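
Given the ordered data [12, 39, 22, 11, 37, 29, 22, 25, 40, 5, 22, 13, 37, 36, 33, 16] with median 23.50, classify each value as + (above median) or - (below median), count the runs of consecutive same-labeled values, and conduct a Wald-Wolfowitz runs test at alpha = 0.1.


Step 1: Compute median = 23.50; label A = above, B = below.
Labels in order: BABBAABAABBBAAAB  (n_A = 8, n_B = 8)
Step 2: Count runs R = 9.
Step 3: Under H0 (random ordering), E[R] = 2*n_A*n_B/(n_A+n_B) + 1 = 2*8*8/16 + 1 = 9.0000.
        Var[R] = 2*n_A*n_B*(2*n_A*n_B - n_A - n_B) / ((n_A+n_B)^2 * (n_A+n_B-1)) = 14336/3840 = 3.7333.
        SD[R] = 1.9322.
Step 4: R = E[R], so z = 0 with no continuity correction.
Step 5: Two-sided p-value via normal approximation = 2*(1 - Phi(|z|)) = 1.000000.
Step 6: alpha = 0.1. fail to reject H0.

R = 9, z = 0.0000, p = 1.000000, fail to reject H0.


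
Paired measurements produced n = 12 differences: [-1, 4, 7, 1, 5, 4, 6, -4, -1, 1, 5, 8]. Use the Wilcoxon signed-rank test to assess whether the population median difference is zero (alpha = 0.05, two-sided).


Step 1: Drop any zero differences (none here) and take |d_i|.
|d| = [1, 4, 7, 1, 5, 4, 6, 4, 1, 1, 5, 8]
Step 2: Midrank |d_i| (ties get averaged ranks).
ranks: |1|->2.5, |4|->6, |7|->11, |1|->2.5, |5|->8.5, |4|->6, |6|->10, |4|->6, |1|->2.5, |1|->2.5, |5|->8.5, |8|->12
Step 3: Attach original signs; sum ranks with positive sign and with negative sign.
W+ = 6 + 11 + 2.5 + 8.5 + 6 + 10 + 2.5 + 8.5 + 12 = 67
W- = 2.5 + 6 + 2.5 = 11
(Check: W+ + W- = 78 should equal n(n+1)/2 = 78.)
Step 4: Test statistic W = min(W+, W-) = 11.
Step 5: Ties in |d|, so use the tie-corrected normal approximation.
        E[W] = n(n+1)/4 = 12*13/4 = 39.
        Tie groups: |d|=1 (t=4), |d|=4 (t=3), |d|=5 (t=2); sum(t^3 - t) = 90.
        Var[W] = n(n+1)(2n+1)/24 - sum(t^3-t)/48 = 3900/24 - 90/48 = 160.625.
        z = (W - E[W]) / sqrt(Var[W]) = (11 - 39) / 12.6738 = -2.2093.
        Two-sided p = 2*Phi(z) = 0.027155.
Step 6: alpha = 0.05. reject H0.

W+ = 67, W- = 11, W = min = 11, p = 0.027155, reject H0.


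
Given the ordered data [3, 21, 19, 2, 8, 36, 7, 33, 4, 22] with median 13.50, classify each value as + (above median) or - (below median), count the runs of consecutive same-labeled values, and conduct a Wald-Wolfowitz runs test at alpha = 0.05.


Step 1: Compute median = 13.50; label A = above, B = below.
Labels in order: BAABBABABA  (n_A = 5, n_B = 5)
Step 2: Count runs R = 8.
Step 3: Under H0 (random ordering), E[R] = 2*n_A*n_B/(n_A+n_B) + 1 = 2*5*5/10 + 1 = 6.0000.
        Var[R] = 2*n_A*n_B*(2*n_A*n_B - n_A - n_B) / ((n_A+n_B)^2 * (n_A+n_B-1)) = 2000/900 = 2.2222.
        SD[R] = 1.4907.
Step 4: Continuity-corrected z = (R - 0.5 - E[R]) / SD[R] = (8 - 0.5 - 6.0000) / 1.4907 = 1.0062.
Step 5: Two-sided p-value via normal approximation = 2*(1 - Phi(|z|)) = 0.314305.
Step 6: alpha = 0.05. fail to reject H0.

R = 8, z = 1.0062, p = 0.314305, fail to reject H0.


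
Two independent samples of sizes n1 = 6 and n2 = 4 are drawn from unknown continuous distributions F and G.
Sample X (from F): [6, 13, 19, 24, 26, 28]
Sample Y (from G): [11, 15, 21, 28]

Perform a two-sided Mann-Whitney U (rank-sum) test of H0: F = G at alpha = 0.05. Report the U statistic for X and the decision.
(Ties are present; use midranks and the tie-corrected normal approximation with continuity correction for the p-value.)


Step 1: Combine and sort all 10 observations; assign midranks.
sorted (value, group): (6,X), (11,Y), (13,X), (15,Y), (19,X), (21,Y), (24,X), (26,X), (28,X), (28,Y)
ranks: 6->1, 11->2, 13->3, 15->4, 19->5, 21->6, 24->7, 26->8, 28->9.5, 28->9.5
Step 2: Rank sum for X: R1 = 1 + 3 + 5 + 7 + 8 + 9.5 = 33.5.
Step 3: U_X = R1 - n1(n1+1)/2 = 33.5 - 6*7/2 = 33.5 - 21 = 12.5.
       U_Y = n1*n2 - U_X = 24 - 12.5 = 11.5.
Step 4: Ties are present, so use the tie-corrected normal approximation (with continuity correction) for the p-value.
Step 5: p-value = 1.000000; compare to alpha = 0.05. fail to reject H0.

U_X = 12.5, p = 1.000000, fail to reject H0 at alpha = 0.05.


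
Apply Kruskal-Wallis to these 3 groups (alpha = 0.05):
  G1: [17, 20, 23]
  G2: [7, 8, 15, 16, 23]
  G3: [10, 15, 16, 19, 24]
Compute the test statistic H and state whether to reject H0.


Step 1: Combine all N = 13 observations and assign midranks.
sorted (value, group, rank): (7,G2,1), (8,G2,2), (10,G3,3), (15,G2,4.5), (15,G3,4.5), (16,G2,6.5), (16,G3,6.5), (17,G1,8), (19,G3,9), (20,G1,10), (23,G1,11.5), (23,G2,11.5), (24,G3,13)
Step 2: Sum ranks within each group.
R_1 = 29.5 (n_1 = 3)
R_2 = 25.5 (n_2 = 5)
R_3 = 36 (n_3 = 5)
Step 3: H = 12/(N(N+1)) * sum(R_i^2/n_i) - 3(N+1)
     = 12/(13*14) * (29.5^2/3 + 25.5^2/5 + 36^2/5) - 3*14
     = 0.065934 * 679.333 - 42
     = 2.791209.
Step 4: Ties present; correction factor C = 1 - 18/(13^3 - 13) = 0.991758. Corrected H = 2.791209 / 0.991758 = 2.814404.
Step 5: Under H0, H ~ chi^2(2); p-value = 0.244827.
Step 6: alpha = 0.05. fail to reject H0.

H = 2.8144, df = 2, p = 0.244827, fail to reject H0.


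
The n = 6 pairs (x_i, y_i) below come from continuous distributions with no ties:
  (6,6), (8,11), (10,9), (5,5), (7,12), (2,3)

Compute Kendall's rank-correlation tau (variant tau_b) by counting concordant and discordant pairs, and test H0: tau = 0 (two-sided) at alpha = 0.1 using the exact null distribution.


Step 1: Enumerate the 15 unordered pairs (i,j) with i<j and classify each by sign(x_j-x_i) * sign(y_j-y_i).
  (1,2):dx=+2,dy=+5->C; (1,3):dx=+4,dy=+3->C; (1,4):dx=-1,dy=-1->C; (1,5):dx=+1,dy=+6->C
  (1,6):dx=-4,dy=-3->C; (2,3):dx=+2,dy=-2->D; (2,4):dx=-3,dy=-6->C; (2,5):dx=-1,dy=+1->D
  (2,6):dx=-6,dy=-8->C; (3,4):dx=-5,dy=-4->C; (3,5):dx=-3,dy=+3->D; (3,6):dx=-8,dy=-6->C
  (4,5):dx=+2,dy=+7->C; (4,6):dx=-3,dy=-2->C; (5,6):dx=-5,dy=-9->C
Step 2: C = 12, D = 3, total pairs = 15.
Step 3: tau = (C - D)/(n(n-1)/2) = (12 - 3)/15 = 0.600000.
Step 4: Exact two-sided p-value (enumerate n! = 720 permutations of y under H0): p = 0.136111.
Step 5: alpha = 0.1. fail to reject H0.

tau_b = 0.6000 (C=12, D=3), p = 0.136111, fail to reject H0.


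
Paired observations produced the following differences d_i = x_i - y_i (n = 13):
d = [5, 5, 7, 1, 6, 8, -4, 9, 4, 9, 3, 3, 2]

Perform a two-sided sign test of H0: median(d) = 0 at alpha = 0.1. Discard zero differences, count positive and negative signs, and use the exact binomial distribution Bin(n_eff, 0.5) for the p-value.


Step 1: Discard zero differences. Original n = 13; n_eff = number of nonzero differences = 13.
Nonzero differences (with sign): +5, +5, +7, +1, +6, +8, -4, +9, +4, +9, +3, +3, +2
Step 2: Count signs: positive = 12, negative = 1.
Step 3: Under H0: P(positive) = 0.5, so the number of positives S ~ Bin(13, 0.5).
Step 4: Two-sided exact p-value = sum of Bin(13,0.5) probabilities at or below the observed probability = 0.003418.
Step 5: alpha = 0.1. reject H0.

n_eff = 13, pos = 12, neg = 1, p = 0.003418, reject H0.


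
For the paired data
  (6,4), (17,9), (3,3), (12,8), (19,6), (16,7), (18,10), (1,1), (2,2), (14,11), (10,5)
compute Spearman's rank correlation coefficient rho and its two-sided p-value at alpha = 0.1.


Step 1: Rank x and y separately (midranks; no ties here).
rank(x): 6->4, 17->9, 3->3, 12->6, 19->11, 16->8, 18->10, 1->1, 2->2, 14->7, 10->5
rank(y): 4->4, 9->9, 3->3, 8->8, 6->6, 7->7, 10->10, 1->1, 2->2, 11->11, 5->5
Step 2: d_i = R_x(i) - R_y(i); compute d_i^2.
  (4-4)^2=0, (9-9)^2=0, (3-3)^2=0, (6-8)^2=4, (11-6)^2=25, (8-7)^2=1, (10-10)^2=0, (1-1)^2=0, (2-2)^2=0, (7-11)^2=16, (5-5)^2=0
sum(d^2) = 46.
Step 3: rho = 1 - 6*46 / (11*(11^2 - 1)) = 1 - 276/1320 = 0.790909.
Step 4: Under H0, t = rho * sqrt((n-2)/(1-rho^2)) = 3.8774 ~ t(9).
Step 5: Two-sided p-value from the t-distribution with 9 df = 0.003746.
Step 6: alpha = 0.1. reject H0.

rho = 0.7909, p = 0.003746, reject H0 at alpha = 0.1.


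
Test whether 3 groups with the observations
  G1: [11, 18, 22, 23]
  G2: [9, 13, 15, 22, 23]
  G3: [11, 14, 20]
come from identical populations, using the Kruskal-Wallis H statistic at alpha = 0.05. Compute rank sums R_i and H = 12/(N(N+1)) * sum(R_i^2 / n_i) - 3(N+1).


Step 1: Combine all N = 12 observations and assign midranks.
sorted (value, group, rank): (9,G2,1), (11,G1,2.5), (11,G3,2.5), (13,G2,4), (14,G3,5), (15,G2,6), (18,G1,7), (20,G3,8), (22,G1,9.5), (22,G2,9.5), (23,G1,11.5), (23,G2,11.5)
Step 2: Sum ranks within each group.
R_1 = 30.5 (n_1 = 4)
R_2 = 32 (n_2 = 5)
R_3 = 15.5 (n_3 = 3)
Step 3: H = 12/(N(N+1)) * sum(R_i^2/n_i) - 3(N+1)
     = 12/(12*13) * (30.5^2/4 + 32^2/5 + 15.5^2/3) - 3*13
     = 0.076923 * 517.446 - 39
     = 0.803526.
Step 4: Ties present; correction factor C = 1 - 18/(12^3 - 12) = 0.989510. Corrected H = 0.803526 / 0.989510 = 0.812044.
Step 5: Under H0, H ~ chi^2(2); p-value = 0.666296.
Step 6: alpha = 0.05. fail to reject H0.

H = 0.8120, df = 2, p = 0.666296, fail to reject H0.


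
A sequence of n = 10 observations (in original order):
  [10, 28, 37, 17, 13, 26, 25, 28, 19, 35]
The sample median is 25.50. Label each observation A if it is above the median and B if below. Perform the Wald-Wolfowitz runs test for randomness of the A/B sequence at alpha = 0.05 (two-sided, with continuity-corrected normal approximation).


Step 1: Compute median = 25.50; label A = above, B = below.
Labels in order: BAABBABABA  (n_A = 5, n_B = 5)
Step 2: Count runs R = 8.
Step 3: Under H0 (random ordering), E[R] = 2*n_A*n_B/(n_A+n_B) + 1 = 2*5*5/10 + 1 = 6.0000.
        Var[R] = 2*n_A*n_B*(2*n_A*n_B - n_A - n_B) / ((n_A+n_B)^2 * (n_A+n_B-1)) = 2000/900 = 2.2222.
        SD[R] = 1.4907.
Step 4: Continuity-corrected z = (R - 0.5 - E[R]) / SD[R] = (8 - 0.5 - 6.0000) / 1.4907 = 1.0062.
Step 5: Two-sided p-value via normal approximation = 2*(1 - Phi(|z|)) = 0.314305.
Step 6: alpha = 0.05. fail to reject H0.

R = 8, z = 1.0062, p = 0.314305, fail to reject H0.


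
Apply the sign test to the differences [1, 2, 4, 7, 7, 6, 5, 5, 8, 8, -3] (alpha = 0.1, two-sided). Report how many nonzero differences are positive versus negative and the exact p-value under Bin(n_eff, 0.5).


Step 1: Discard zero differences. Original n = 11; n_eff = number of nonzero differences = 11.
Nonzero differences (with sign): +1, +2, +4, +7, +7, +6, +5, +5, +8, +8, -3
Step 2: Count signs: positive = 10, negative = 1.
Step 3: Under H0: P(positive) = 0.5, so the number of positives S ~ Bin(11, 0.5).
Step 4: Two-sided exact p-value = sum of Bin(11,0.5) probabilities at or below the observed probability = 0.011719.
Step 5: alpha = 0.1. reject H0.

n_eff = 11, pos = 10, neg = 1, p = 0.011719, reject H0.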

--------------------------------------------------

*Exercise instructions*
What are the lines, exactly as written above, from the line with "The n = 6 pairs" to the line with "d = [5, 5, 7, 1, 6, 8, -4, 9, 4, 9, 3, 3, 2]", both included? Output only those.

*Output*
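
The n = 6 pairs (x_i, y_i) below come from continuous distributions with no ties:
  (6,6), (8,11), (10,9), (5,5), (7,12), (2,3)

Compute Kendall's rank-correlation tau (variant tau_b) by counting concordant and discordant pairs, and test H0: tau = 0 (two-sided) at alpha = 0.1 using the exact null distribution.


Step 1: Enumerate the 15 unordered pairs (i,j) with i<j and classify each by sign(x_j-x_i) * sign(y_j-y_i).
  (1,2):dx=+2,dy=+5->C; (1,3):dx=+4,dy=+3->C; (1,4):dx=-1,dy=-1->C; (1,5):dx=+1,dy=+6->C
  (1,6):dx=-4,dy=-3->C; (2,3):dx=+2,dy=-2->D; (2,4):dx=-3,dy=-6->C; (2,5):dx=-1,dy=+1->D
  (2,6):dx=-6,dy=-8->C; (3,4):dx=-5,dy=-4->C; (3,5):dx=-3,dy=+3->D; (3,6):dx=-8,dy=-6->C
  (4,5):dx=+2,dy=+7->C; (4,6):dx=-3,dy=-2->C; (5,6):dx=-5,dy=-9->C
Step 2: C = 12, D = 3, total pairs = 15.
Step 3: tau = (C - D)/(n(n-1)/2) = (12 - 3)/15 = 0.600000.
Step 4: Exact two-sided p-value (enumerate n! = 720 permutations of y under H0): p = 0.136111.
Step 5: alpha = 0.1. fail to reject H0.

tau_b = 0.6000 (C=12, D=3), p = 0.136111, fail to reject H0.


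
Paired observations produced the following differences d_i = x_i - y_i (n = 13):
d = [5, 5, 7, 1, 6, 8, -4, 9, 4, 9, 3, 3, 2]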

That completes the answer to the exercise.